> YOUR OBJECTIVE
Extract the full set of records, then give each one again exactly.

╭─ DATA SUPPLIED

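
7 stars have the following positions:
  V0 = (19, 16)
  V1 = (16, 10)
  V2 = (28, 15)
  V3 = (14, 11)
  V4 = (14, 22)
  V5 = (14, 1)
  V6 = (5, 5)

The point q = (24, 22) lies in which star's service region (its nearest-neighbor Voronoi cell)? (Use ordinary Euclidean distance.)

V0

Since √ is increasing, it suffices to compare squared distances:
|qV0|² = (24−19)² + (22−16)² = 25 + 36 = 61
|qV1|² = (24−16)² + (22−10)² = 64 + 144 = 208
|qV2|² = (24−28)² + (22−15)² = 16 + 49 = 65
|qV3|² = (24−14)² + (22−11)² = 100 + 121 = 221
|qV4|² = (24−14)² + (22−22)² = 100 + 0 = 100
|qV5|² = (24−14)² + (22−1)² = 100 + 441 = 541
|qV6|² = (24−5)² + (22−5)² = 361 + 289 = 650
V0 is nearest.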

╰─

> SOLUTION
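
7 stars have the following positions:
  V0 = (19, 16)
  V1 = (16, 10)
  V2 = (28, 15)
  V3 = (14, 11)
  V4 = (14, 22)
  V5 = (14, 1)
  V6 = (5, 5)

The point q = (24, 22) lies in which star's service region (its nearest-neighbor Voronoi cell)? (Use ordinary Euclidean distance.)

V0

Since √ is increasing, it suffices to compare squared distances:
|qV0|² = (24−19)² + (22−16)² = 25 + 36 = 61
|qV1|² = (24−16)² + (22−10)² = 64 + 144 = 208
|qV2|² = (24−28)² + (22−15)² = 16 + 49 = 65
|qV3|² = (24−14)² + (22−11)² = 100 + 121 = 221
|qV4|² = (24−14)² + (22−22)² = 100 + 0 = 100
|qV5|² = (24−14)² + (22−1)² = 100 + 441 = 541
|qV6|² = (24−5)² + (22−5)² = 361 + 289 = 650
V0 is nearest.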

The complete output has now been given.